[What needs to be done]: Copy out the full set of records. Keep every word the same.

[Supplied records]:
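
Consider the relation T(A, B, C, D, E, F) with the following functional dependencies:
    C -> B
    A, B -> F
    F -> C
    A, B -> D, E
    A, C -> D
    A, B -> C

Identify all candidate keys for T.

{A, B}, {A, C}, {A, F}

No FD produces {A}, so it must be in every candidate key.
Closure of {A, B} is {A, B, C, D, E, F}, the whole schema; {A, B} is a candidate key.
Closure of {A, C} is {A, B, C, D, E, F}, the whole schema; {A, C} is a candidate key.
Closure of {A, F} is {A, B, C, D, E, F}, the whole schema; {A, F} is a candidate key.
Any other superkey properly contains one of these, so there are no further candidate keys.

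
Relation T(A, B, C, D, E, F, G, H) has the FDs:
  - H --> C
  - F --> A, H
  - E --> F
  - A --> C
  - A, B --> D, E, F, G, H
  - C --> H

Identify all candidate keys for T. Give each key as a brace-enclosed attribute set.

{B} never appears on the right of any FD, so every key must include it.
{A, B}⁺ = {A, B, C, D, E, F, G, H}, which is every attribute, so {A, B} is a candidate key.
{B, E}⁺ = {A, B, C, D, E, F, G, H}, which is every attribute, so {B, E} is a candidate key.
{B, F}⁺ = {A, B, C, D, E, F, G, H}, which is every attribute, so {B, F} is a candidate key.
These are minimal and exhaustive — every other superkey contains one of them.

{A, B}, {B, E}, {B, F}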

[Answer]:
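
Consider the relation T(A, B, C, D, E, F) with the following functional dependencies:
    C -> B
    A, B -> F
    F -> C
    A, B -> D, E
    A, C -> D
    A, B -> C

Identify all candidate keys for T.

{A, B}, {A, C}, {A, F}

No FD produces {A}, so it must be in every candidate key.
Closure of {A, B} is {A, B, C, D, E, F}, the whole schema; {A, B} is a candidate key.
Closure of {A, C} is {A, B, C, D, E, F}, the whole schema; {A, C} is a candidate key.
Closure of {A, F} is {A, B, C, D, E, F}, the whole schema; {A, F} is a candidate key.
Any other superkey properly contains one of these, so there are no further candidate keys.

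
Relation T(A, B, C, D, E, F, G, H) has the FDs:
  - H --> C
  - F --> A, H
  - E --> F
  - A --> C
  - A, B --> D, E, F, G, H
  - C --> H

Identify all candidate keys for T. Give each key as a brace-enclosed attribute set.

{B} never appears on the right of any FD, so every key must include it.
{A, B}⁺ = {A, B, C, D, E, F, G, H}, which is every attribute, so {A, B} is a candidate key.
{B, E}⁺ = {A, B, C, D, E, F, G, H}, which is every attribute, so {B, E} is a candidate key.
{B, F}⁺ = {A, B, C, D, E, F, G, H}, which is every attribute, so {B, F} is a candidate key.
These are minimal and exhaustive — every other superkey contains one of them.

{A, B}, {B, E}, {B, F}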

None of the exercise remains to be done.